● INSTRUCTIONS FOR THE TASK:
Copy out every line of the data where the word "translate" is found.

══════

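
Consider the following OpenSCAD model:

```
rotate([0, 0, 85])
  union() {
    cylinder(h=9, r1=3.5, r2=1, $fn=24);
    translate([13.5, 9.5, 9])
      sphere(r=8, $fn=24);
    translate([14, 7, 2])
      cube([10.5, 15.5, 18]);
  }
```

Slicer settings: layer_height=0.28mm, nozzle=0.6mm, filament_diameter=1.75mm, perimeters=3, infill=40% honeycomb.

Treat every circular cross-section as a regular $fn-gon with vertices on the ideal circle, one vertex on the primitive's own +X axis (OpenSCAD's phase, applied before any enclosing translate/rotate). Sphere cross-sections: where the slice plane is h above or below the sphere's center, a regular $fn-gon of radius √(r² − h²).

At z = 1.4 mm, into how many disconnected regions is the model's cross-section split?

2

At z = 1.4 mm: the cone: at t=0.156 of its height the radius interpolates to r₁+(r₂−r₁)t = 3.111, giving a regular 24-gon of that circumradius; the sphere at (13.5, 9.5): section is a regular 24-gon, circumradius = √(r²−h²) = √(8²−7.6²) = 2.498; the cube at (14, 7) is not intersected at this z (z outside [2, 20]); Combining (union): the 2 present regions are separate (no shared area or edge), so areas and boundary lengths simply add and each stays a separate island — 2 connected regions; (whole slice rotated 85° about Z — lengths, areas and connectivity unchanged). The result has 2 disconnected regions.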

══════

● OUTPUT BELOW:
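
    translate([13.5, 9.5, 9])
    translate([14, 7, 2])
Treat every circular cross-section as a regular $fn-gon with vertices on the ideal circle, one vertex on the primitive's own +X axis (OpenSCAD's phase, applied before any enclosing translate/rotate). Sphere cross-sections: where the slice plane is h above or below the sphere's center, a regular $fn-gon of radius √(r² − h²).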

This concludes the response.